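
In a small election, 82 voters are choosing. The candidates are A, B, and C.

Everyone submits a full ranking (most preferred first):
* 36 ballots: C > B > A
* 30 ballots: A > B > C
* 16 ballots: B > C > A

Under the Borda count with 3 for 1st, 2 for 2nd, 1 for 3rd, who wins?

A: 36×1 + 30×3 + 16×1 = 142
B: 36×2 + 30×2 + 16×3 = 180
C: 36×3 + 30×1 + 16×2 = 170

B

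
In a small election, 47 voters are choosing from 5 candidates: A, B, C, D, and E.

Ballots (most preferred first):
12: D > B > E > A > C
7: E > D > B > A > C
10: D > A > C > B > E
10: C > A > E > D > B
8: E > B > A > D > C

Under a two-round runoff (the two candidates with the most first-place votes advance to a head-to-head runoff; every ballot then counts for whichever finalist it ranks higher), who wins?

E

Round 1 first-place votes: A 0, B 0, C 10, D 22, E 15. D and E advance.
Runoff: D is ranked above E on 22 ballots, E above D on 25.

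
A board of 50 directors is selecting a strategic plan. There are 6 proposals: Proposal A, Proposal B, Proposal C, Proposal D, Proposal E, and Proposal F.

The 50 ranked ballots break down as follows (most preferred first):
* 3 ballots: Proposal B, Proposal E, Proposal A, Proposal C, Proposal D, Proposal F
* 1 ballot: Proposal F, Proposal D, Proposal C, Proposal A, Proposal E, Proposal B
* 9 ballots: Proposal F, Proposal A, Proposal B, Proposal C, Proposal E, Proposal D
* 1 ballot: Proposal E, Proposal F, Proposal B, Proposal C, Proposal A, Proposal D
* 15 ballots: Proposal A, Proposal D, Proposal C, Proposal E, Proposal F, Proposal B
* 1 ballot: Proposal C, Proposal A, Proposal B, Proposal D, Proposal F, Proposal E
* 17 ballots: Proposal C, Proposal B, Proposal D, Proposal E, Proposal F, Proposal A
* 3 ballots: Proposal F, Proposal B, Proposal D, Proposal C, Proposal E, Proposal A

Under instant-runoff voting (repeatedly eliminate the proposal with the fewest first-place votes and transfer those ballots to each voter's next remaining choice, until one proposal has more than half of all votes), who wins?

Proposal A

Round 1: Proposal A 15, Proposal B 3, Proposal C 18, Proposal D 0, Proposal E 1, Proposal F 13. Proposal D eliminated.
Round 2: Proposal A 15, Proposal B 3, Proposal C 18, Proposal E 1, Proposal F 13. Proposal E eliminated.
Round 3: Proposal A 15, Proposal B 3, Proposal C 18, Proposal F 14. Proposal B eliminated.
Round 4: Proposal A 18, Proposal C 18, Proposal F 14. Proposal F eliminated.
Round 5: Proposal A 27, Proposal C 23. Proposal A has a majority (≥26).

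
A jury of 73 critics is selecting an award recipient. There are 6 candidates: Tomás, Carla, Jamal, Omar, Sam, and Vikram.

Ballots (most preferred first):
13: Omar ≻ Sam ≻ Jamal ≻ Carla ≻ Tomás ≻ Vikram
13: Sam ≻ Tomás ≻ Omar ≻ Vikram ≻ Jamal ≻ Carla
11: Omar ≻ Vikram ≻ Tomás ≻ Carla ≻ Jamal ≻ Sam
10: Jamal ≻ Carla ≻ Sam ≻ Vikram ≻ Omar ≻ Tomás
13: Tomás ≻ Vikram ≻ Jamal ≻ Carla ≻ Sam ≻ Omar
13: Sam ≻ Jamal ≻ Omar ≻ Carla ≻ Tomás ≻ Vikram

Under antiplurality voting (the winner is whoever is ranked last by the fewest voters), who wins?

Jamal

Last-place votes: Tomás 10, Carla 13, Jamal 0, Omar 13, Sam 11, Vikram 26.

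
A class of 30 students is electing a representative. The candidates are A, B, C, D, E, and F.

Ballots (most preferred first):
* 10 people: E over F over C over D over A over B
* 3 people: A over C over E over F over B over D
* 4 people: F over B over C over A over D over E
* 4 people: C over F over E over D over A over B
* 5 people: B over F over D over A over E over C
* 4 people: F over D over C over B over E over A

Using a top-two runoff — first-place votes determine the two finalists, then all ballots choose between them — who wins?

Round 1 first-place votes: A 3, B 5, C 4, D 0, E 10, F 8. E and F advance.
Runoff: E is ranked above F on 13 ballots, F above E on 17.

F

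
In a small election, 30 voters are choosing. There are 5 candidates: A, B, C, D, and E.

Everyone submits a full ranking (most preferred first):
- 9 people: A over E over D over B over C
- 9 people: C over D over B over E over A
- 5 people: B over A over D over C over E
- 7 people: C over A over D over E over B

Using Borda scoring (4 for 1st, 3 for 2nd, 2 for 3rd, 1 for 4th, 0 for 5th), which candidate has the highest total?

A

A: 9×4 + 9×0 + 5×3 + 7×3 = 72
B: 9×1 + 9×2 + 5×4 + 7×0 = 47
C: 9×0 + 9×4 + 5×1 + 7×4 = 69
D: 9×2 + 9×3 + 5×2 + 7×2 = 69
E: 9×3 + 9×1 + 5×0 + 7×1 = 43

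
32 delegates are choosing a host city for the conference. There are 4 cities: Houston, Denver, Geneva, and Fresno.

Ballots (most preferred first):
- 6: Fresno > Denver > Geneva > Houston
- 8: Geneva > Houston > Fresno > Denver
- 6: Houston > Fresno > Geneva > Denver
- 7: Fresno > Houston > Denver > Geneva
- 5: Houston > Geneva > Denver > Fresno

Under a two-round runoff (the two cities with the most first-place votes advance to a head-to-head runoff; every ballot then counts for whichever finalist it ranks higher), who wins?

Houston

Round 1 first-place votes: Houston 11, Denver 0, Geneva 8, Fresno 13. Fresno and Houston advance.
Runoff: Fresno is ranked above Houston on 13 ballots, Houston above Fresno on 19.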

→ REQUIRED ACTION:
Wherever the line holding "C over B over E over A" falls in the entries above, copy exactly from it through the line holding "- 7 people: C over A over D over E over B", inclusive, and add nothing.

→ ANSWER SECTION:
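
* 4 people: F over D over C over B over E over A

Using a top-two runoff — first-place votes determine the two finalists, then all ballots choose between them — who wins?

Round 1 first-place votes: A 3, B 5, C 4, D 0, E 10, F 8. E and F advance.
Runoff: E is ranked above F on 13 ballots, F above E on 17.

F

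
In a small election, 30 voters are choosing. There are 5 candidates: A, B, C, D, and E.

Everyone submits a full ranking (most preferred first):
- 9 people: A over E over D over B over C
- 9 people: C over D over B over E over A
- 5 people: B over A over D over C over E
- 7 people: C over A over D over E over B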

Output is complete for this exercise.